*Data extracted from a collection*
◆ ◆ ◆ ◆ ◆

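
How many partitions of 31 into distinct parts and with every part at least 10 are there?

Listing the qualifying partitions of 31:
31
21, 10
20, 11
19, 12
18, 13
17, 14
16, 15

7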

◆ ◆ ◆ ◆ ◆

*WORK INSTRUCTIONS*
Could you retype all of the records above exactly as they appear?

*EXERCISE ANSWER*
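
How many partitions of 31 into distinct parts and with every part at least 10 are there?

Listing the qualifying partitions of 31:
31
21, 10
20, 11
19, 12
18, 13
17, 14
16, 15

7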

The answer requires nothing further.